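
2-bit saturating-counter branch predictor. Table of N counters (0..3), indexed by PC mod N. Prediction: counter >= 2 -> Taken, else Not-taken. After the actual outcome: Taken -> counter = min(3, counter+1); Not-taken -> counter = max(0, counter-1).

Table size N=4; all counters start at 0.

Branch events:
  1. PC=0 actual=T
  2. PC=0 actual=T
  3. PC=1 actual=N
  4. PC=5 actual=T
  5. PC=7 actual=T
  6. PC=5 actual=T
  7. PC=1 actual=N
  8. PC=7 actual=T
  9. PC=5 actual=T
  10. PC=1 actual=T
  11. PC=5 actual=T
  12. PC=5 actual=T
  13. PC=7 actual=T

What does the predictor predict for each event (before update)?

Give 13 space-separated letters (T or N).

Ev 1: PC=0 idx=0 pred=N actual=T -> ctr[0]=1
Ev 2: PC=0 idx=0 pred=N actual=T -> ctr[0]=2
Ev 3: PC=1 idx=1 pred=N actual=N -> ctr[1]=0
Ev 4: PC=5 idx=1 pred=N actual=T -> ctr[1]=1
Ev 5: PC=7 idx=3 pred=N actual=T -> ctr[3]=1
Ev 6: PC=5 idx=1 pred=N actual=T -> ctr[1]=2
Ev 7: PC=1 idx=1 pred=T actual=N -> ctr[1]=1
Ev 8: PC=7 idx=3 pred=N actual=T -> ctr[3]=2
Ev 9: PC=5 idx=1 pred=N actual=T -> ctr[1]=2
Ev 10: PC=1 idx=1 pred=T actual=T -> ctr[1]=3
Ev 11: PC=5 idx=1 pred=T actual=T -> ctr[1]=3
Ev 12: PC=5 idx=1 pred=T actual=T -> ctr[1]=3
Ev 13: PC=7 idx=3 pred=T actual=T -> ctr[3]=3

Answer: N N N N N N T N N T T T T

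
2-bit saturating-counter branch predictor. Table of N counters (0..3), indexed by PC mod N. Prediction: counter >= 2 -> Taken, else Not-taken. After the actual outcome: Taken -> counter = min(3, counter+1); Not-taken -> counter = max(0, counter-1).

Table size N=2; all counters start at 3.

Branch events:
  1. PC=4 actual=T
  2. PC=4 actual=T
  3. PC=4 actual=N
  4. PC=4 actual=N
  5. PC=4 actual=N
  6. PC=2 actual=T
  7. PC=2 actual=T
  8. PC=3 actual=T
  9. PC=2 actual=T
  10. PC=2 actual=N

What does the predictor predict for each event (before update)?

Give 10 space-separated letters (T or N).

Ev 1: PC=4 idx=0 pred=T actual=T -> ctr[0]=3
Ev 2: PC=4 idx=0 pred=T actual=T -> ctr[0]=3
Ev 3: PC=4 idx=0 pred=T actual=N -> ctr[0]=2
Ev 4: PC=4 idx=0 pred=T actual=N -> ctr[0]=1
Ev 5: PC=4 idx=0 pred=N actual=N -> ctr[0]=0
Ev 6: PC=2 idx=0 pred=N actual=T -> ctr[0]=1
Ev 7: PC=2 idx=0 pred=N actual=T -> ctr[0]=2
Ev 8: PC=3 idx=1 pred=T actual=T -> ctr[1]=3
Ev 9: PC=2 idx=0 pred=T actual=T -> ctr[0]=3
Ev 10: PC=2 idx=0 pred=T actual=N -> ctr[0]=2

Answer: T T T T N N N T T T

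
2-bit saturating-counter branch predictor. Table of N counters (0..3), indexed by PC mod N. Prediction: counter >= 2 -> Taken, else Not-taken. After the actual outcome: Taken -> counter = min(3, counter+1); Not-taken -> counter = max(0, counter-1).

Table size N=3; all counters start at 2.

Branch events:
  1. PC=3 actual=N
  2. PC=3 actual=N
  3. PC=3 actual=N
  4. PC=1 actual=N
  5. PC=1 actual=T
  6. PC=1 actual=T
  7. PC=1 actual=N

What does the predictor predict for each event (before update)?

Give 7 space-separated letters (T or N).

Ev 1: PC=3 idx=0 pred=T actual=N -> ctr[0]=1
Ev 2: PC=3 idx=0 pred=N actual=N -> ctr[0]=0
Ev 3: PC=3 idx=0 pred=N actual=N -> ctr[0]=0
Ev 4: PC=1 idx=1 pred=T actual=N -> ctr[1]=1
Ev 5: PC=1 idx=1 pred=N actual=T -> ctr[1]=2
Ev 6: PC=1 idx=1 pred=T actual=T -> ctr[1]=3
Ev 7: PC=1 idx=1 pred=T actual=N -> ctr[1]=2

Answer: T N N T N T T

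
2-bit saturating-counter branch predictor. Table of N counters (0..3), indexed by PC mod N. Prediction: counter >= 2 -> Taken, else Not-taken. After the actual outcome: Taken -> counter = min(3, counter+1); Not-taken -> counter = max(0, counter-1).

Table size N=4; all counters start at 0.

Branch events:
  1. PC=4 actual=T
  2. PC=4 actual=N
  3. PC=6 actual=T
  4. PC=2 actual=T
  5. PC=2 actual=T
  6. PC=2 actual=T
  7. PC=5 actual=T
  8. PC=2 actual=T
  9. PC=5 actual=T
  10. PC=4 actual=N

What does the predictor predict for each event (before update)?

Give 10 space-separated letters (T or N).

Ev 1: PC=4 idx=0 pred=N actual=T -> ctr[0]=1
Ev 2: PC=4 idx=0 pred=N actual=N -> ctr[0]=0
Ev 3: PC=6 idx=2 pred=N actual=T -> ctr[2]=1
Ev 4: PC=2 idx=2 pred=N actual=T -> ctr[2]=2
Ev 5: PC=2 idx=2 pred=T actual=T -> ctr[2]=3
Ev 6: PC=2 idx=2 pred=T actual=T -> ctr[2]=3
Ev 7: PC=5 idx=1 pred=N actual=T -> ctr[1]=1
Ev 8: PC=2 idx=2 pred=T actual=T -> ctr[2]=3
Ev 9: PC=5 idx=1 pred=N actual=T -> ctr[1]=2
Ev 10: PC=4 idx=0 pred=N actual=N -> ctr[0]=0

Answer: N N N N T T N T N N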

Assignment:
Return the entries in full, keeping every line exactly as it is.

Output for this task:
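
2-bit saturating-counter branch predictor. Table of N counters (0..3), indexed by PC mod N. Prediction: counter >= 2 -> Taken, else Not-taken. After the actual outcome: Taken -> counter = min(3, counter+1); Not-taken -> counter = max(0, counter-1).

Table size N=4; all counters start at 0.

Branch events:
  1. PC=0 actual=T
  2. PC=0 actual=T
  3. PC=1 actual=N
  4. PC=5 actual=T
  5. PC=7 actual=T
  6. PC=5 actual=T
  7. PC=1 actual=N
  8. PC=7 actual=T
  9. PC=5 actual=T
  10. PC=1 actual=T
  11. PC=5 actual=T
  12. PC=5 actual=T
  13. PC=7 actual=T

What does the predictor predict for each event (before update)?

Give 13 space-separated letters (T or N).

Ev 1: PC=0 idx=0 pred=N actual=T -> ctr[0]=1
Ev 2: PC=0 idx=0 pred=N actual=T -> ctr[0]=2
Ev 3: PC=1 idx=1 pred=N actual=N -> ctr[1]=0
Ev 4: PC=5 idx=1 pred=N actual=T -> ctr[1]=1
Ev 5: PC=7 idx=3 pred=N actual=T -> ctr[3]=1
Ev 6: PC=5 idx=1 pred=N actual=T -> ctr[1]=2
Ev 7: PC=1 idx=1 pred=T actual=N -> ctr[1]=1
Ev 8: PC=7 idx=3 pred=N actual=T -> ctr[3]=2
Ev 9: PC=5 idx=1 pred=N actual=T -> ctr[1]=2
Ev 10: PC=1 idx=1 pred=T actual=T -> ctr[1]=3
Ev 11: PC=5 idx=1 pred=T actual=T -> ctr[1]=3
Ev 12: PC=5 idx=1 pred=T actual=T -> ctr[1]=3
Ev 13: PC=7 idx=3 pred=T actual=T -> ctr[3]=3

Answer: N N N N N N T N N T T T T

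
2-bit saturating-counter branch predictor. Table of N counters (0..3), indexed by PC mod N. Prediction: counter >= 2 -> Taken, else Not-taken. After the actual outcome: Taken -> counter = min(3, counter+1); Not-taken -> counter = max(0, counter-1).

Table size N=2; all counters start at 3.

Branch events:
  1. PC=4 actual=T
  2. PC=4 actual=T
  3. PC=4 actual=N
  4. PC=4 actual=N
  5. PC=4 actual=N
  6. PC=2 actual=T
  7. PC=2 actual=T
  8. PC=3 actual=T
  9. PC=2 actual=T
  10. PC=2 actual=N

What does the predictor predict for each event (before update)?

Give 10 space-separated letters (T or N).

Ev 1: PC=4 idx=0 pred=T actual=T -> ctr[0]=3
Ev 2: PC=4 idx=0 pred=T actual=T -> ctr[0]=3
Ev 3: PC=4 idx=0 pred=T actual=N -> ctr[0]=2
Ev 4: PC=4 idx=0 pred=T actual=N -> ctr[0]=1
Ev 5: PC=4 idx=0 pred=N actual=N -> ctr[0]=0
Ev 6: PC=2 idx=0 pred=N actual=T -> ctr[0]=1
Ev 7: PC=2 idx=0 pred=N actual=T -> ctr[0]=2
Ev 8: PC=3 idx=1 pred=T actual=T -> ctr[1]=3
Ev 9: PC=2 idx=0 pred=T actual=T -> ctr[0]=3
Ev 10: PC=2 idx=0 pred=T actual=N -> ctr[0]=2

Answer: T T T T N N N T T T

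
2-bit saturating-counter branch predictor. Table of N counters (0..3), indexed by PC mod N. Prediction: counter >= 2 -> Taken, else Not-taken. After the actual outcome: Taken -> counter = min(3, counter+1); Not-taken -> counter = max(0, counter-1).

Table size N=3; all counters start at 2.

Branch events:
  1. PC=3 actual=N
  2. PC=3 actual=N
  3. PC=3 actual=N
  4. PC=1 actual=N
  5. PC=1 actual=T
  6. PC=1 actual=T
  7. PC=1 actual=N

What does the predictor predict for each event (before update)?

Give 7 space-separated letters (T or N).

Ev 1: PC=3 idx=0 pred=T actual=N -> ctr[0]=1
Ev 2: PC=3 idx=0 pred=N actual=N -> ctr[0]=0
Ev 3: PC=3 idx=0 pred=N actual=N -> ctr[0]=0
Ev 4: PC=1 idx=1 pred=T actual=N -> ctr[1]=1
Ev 5: PC=1 idx=1 pred=N actual=T -> ctr[1]=2
Ev 6: PC=1 idx=1 pred=T actual=T -> ctr[1]=3
Ev 7: PC=1 idx=1 pred=T actual=N -> ctr[1]=2

Answer: T N N T N T T

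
2-bit saturating-counter branch predictor. Table of N counters (0..3), indexed by PC mod N. Prediction: counter >= 2 -> Taken, else Not-taken. After the actual outcome: Taken -> counter = min(3, counter+1); Not-taken -> counter = max(0, counter-1).

Table size N=4; all counters start at 0.

Branch events:
  1. PC=4 actual=T
  2. PC=4 actual=N
  3. PC=6 actual=T
  4. PC=2 actual=T
  5. PC=2 actual=T
  6. PC=2 actual=T
  7. PC=5 actual=T
  8. PC=2 actual=T
  9. PC=5 actual=T
  10. PC=4 actual=N

What does the predictor predict for each event (before update)?

Give 10 space-separated letters (T or N).

Ev 1: PC=4 idx=0 pred=N actual=T -> ctr[0]=1
Ev 2: PC=4 idx=0 pred=N actual=N -> ctr[0]=0
Ev 3: PC=6 idx=2 pred=N actual=T -> ctr[2]=1
Ev 4: PC=2 idx=2 pred=N actual=T -> ctr[2]=2
Ev 5: PC=2 idx=2 pred=T actual=T -> ctr[2]=3
Ev 6: PC=2 idx=2 pred=T actual=T -> ctr[2]=3
Ev 7: PC=5 idx=1 pred=N actual=T -> ctr[1]=1
Ev 8: PC=2 idx=2 pred=T actual=T -> ctr[2]=3
Ev 9: PC=5 idx=1 pred=N actual=T -> ctr[1]=2
Ev 10: PC=4 idx=0 pred=N actual=N -> ctr[0]=0

Answer: N N N N T T N T N N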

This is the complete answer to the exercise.